* [WORK REQUEST]:
Scan the entries that follow and copy out every line containing "length".

═══ PROVIDED ENTRIES ═══

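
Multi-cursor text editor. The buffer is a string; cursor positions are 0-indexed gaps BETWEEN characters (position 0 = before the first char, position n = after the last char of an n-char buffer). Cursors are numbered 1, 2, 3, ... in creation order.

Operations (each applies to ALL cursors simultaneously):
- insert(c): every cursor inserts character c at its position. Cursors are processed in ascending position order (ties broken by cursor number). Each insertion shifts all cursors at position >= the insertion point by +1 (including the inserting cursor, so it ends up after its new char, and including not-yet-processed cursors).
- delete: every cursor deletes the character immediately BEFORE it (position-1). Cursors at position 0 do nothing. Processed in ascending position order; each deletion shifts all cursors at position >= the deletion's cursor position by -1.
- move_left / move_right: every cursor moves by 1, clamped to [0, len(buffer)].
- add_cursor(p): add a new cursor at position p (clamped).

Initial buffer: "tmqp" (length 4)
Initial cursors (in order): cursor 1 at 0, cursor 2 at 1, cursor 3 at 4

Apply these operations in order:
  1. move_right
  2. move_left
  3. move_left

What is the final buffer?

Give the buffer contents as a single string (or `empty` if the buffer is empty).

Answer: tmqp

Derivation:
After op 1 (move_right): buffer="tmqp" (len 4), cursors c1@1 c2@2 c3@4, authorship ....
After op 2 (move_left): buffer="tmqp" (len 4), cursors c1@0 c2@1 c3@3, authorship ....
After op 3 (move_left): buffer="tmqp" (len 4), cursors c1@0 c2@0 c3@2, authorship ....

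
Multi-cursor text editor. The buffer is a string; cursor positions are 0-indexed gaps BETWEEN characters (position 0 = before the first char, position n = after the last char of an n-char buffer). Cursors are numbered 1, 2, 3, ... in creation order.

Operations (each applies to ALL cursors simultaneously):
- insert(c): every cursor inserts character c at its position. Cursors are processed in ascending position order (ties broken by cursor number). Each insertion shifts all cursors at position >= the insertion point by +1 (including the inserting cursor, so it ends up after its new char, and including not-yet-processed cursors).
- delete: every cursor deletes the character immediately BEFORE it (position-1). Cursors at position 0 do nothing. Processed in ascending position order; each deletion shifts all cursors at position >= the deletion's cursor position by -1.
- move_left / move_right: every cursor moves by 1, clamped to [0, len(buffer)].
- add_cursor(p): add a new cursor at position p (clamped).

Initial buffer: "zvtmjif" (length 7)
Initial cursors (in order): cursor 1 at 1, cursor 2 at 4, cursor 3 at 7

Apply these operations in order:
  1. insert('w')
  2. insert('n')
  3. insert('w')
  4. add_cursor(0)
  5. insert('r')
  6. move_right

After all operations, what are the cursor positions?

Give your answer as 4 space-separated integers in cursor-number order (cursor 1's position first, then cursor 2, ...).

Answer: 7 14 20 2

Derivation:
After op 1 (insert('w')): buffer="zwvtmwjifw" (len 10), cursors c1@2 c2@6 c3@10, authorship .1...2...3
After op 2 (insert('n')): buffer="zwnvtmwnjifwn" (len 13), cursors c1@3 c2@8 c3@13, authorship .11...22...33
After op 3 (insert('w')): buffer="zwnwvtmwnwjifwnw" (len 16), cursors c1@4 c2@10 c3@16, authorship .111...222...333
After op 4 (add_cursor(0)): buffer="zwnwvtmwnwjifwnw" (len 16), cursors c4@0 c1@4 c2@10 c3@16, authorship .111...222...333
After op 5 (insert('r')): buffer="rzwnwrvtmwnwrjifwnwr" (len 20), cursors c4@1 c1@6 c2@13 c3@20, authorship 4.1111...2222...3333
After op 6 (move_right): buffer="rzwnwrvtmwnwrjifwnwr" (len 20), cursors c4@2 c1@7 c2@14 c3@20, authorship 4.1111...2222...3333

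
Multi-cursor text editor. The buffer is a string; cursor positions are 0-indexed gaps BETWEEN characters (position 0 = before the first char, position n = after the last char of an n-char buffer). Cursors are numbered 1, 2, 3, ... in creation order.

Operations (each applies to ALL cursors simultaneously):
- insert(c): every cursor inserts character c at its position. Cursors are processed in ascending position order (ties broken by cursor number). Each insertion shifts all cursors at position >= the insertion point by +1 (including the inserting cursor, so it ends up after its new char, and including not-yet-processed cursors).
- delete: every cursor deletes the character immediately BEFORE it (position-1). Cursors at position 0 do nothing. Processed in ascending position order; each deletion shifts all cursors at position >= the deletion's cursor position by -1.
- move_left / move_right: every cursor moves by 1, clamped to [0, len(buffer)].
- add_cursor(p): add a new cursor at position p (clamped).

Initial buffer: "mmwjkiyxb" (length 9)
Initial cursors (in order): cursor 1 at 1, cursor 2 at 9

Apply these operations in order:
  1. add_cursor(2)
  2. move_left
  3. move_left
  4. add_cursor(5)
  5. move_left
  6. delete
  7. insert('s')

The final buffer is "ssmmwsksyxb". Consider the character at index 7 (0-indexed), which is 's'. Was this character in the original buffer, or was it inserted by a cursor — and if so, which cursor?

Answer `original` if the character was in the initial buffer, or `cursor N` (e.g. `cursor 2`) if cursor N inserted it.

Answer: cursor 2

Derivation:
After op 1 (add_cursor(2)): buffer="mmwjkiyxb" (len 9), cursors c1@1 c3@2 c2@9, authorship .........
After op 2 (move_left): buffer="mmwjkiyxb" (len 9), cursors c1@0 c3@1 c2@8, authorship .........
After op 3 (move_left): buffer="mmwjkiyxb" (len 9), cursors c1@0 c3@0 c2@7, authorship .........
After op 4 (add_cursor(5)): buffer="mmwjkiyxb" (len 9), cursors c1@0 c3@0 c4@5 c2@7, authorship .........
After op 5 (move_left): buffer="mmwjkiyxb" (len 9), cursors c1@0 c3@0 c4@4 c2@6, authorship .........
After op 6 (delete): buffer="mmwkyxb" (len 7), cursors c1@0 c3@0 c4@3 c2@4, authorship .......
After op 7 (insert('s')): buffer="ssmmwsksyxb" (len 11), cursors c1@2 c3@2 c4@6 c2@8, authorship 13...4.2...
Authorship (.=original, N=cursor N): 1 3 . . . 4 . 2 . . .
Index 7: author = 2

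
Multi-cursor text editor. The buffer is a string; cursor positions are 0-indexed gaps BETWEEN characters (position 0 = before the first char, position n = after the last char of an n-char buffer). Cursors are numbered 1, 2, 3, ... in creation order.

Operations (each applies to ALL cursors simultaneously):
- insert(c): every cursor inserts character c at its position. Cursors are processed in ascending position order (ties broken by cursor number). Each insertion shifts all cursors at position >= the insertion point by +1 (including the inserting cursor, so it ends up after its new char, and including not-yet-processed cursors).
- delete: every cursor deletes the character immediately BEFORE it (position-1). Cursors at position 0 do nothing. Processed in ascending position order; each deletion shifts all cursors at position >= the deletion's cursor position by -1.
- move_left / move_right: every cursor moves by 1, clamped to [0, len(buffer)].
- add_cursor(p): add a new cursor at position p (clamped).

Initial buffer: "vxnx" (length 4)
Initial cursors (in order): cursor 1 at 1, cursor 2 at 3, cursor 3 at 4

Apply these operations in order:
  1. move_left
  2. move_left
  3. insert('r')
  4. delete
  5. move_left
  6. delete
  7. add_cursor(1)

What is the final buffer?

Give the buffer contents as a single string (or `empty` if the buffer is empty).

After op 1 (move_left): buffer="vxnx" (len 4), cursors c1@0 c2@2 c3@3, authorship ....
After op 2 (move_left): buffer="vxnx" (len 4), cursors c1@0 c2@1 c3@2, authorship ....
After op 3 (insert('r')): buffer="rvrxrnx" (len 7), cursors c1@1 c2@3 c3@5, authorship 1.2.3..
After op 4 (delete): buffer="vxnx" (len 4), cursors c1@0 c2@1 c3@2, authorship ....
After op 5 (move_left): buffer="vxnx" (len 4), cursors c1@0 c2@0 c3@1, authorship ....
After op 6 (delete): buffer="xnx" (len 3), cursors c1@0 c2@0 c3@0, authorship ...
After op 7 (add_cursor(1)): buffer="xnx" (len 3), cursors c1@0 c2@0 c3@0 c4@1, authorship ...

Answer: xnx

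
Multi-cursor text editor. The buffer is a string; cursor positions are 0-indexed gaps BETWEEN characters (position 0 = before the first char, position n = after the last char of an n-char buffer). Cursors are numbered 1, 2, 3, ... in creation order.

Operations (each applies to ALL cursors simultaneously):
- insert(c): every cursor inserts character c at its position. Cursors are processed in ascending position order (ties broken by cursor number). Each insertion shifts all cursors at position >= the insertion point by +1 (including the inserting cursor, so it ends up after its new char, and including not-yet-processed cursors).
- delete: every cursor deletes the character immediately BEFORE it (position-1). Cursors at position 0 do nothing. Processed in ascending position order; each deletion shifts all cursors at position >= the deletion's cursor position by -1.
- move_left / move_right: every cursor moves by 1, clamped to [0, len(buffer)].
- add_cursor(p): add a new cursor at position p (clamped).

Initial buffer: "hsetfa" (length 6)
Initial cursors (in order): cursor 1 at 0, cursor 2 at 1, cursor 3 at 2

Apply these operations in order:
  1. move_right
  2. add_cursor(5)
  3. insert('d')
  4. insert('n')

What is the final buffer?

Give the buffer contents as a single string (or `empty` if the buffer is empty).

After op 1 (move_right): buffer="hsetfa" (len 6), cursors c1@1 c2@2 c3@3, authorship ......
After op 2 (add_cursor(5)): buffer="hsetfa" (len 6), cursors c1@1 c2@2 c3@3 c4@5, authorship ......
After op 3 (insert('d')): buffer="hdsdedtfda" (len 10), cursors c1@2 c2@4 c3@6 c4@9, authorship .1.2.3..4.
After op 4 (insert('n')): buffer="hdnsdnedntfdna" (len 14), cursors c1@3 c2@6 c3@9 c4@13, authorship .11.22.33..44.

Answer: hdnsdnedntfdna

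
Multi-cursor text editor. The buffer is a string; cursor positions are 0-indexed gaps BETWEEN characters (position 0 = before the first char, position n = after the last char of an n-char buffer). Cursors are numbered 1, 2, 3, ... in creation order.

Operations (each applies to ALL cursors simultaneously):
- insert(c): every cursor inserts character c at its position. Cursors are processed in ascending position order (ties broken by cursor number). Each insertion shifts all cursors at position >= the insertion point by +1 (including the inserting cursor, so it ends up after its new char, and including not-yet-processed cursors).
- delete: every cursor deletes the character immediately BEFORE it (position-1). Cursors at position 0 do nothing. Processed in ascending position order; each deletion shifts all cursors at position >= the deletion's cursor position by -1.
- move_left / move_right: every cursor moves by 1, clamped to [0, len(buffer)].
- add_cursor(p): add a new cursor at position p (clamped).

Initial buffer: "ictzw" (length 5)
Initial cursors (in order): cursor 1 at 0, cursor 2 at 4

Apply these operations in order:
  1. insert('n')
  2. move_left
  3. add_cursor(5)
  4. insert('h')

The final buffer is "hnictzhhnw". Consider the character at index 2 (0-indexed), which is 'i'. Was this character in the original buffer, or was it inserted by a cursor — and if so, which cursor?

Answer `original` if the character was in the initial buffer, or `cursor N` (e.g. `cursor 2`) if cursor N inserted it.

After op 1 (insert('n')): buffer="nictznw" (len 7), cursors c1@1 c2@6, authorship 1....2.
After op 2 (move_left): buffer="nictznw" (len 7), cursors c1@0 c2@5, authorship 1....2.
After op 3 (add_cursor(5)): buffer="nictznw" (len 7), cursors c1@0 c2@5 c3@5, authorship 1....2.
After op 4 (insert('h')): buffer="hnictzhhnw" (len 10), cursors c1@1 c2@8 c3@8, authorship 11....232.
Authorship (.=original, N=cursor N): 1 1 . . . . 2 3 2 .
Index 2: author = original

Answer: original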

═══

* [RESPONSE TO THE TASK]:
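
Initial buffer: "tmqp" (length 4)
Initial buffer: "zvtmjif" (length 7)
Initial buffer: "mmwjkiyxb" (length 9)
Initial buffer: "vxnx" (length 4)
Initial buffer: "hsetfa" (length 6)
Initial buffer: "ictzw" (length 5)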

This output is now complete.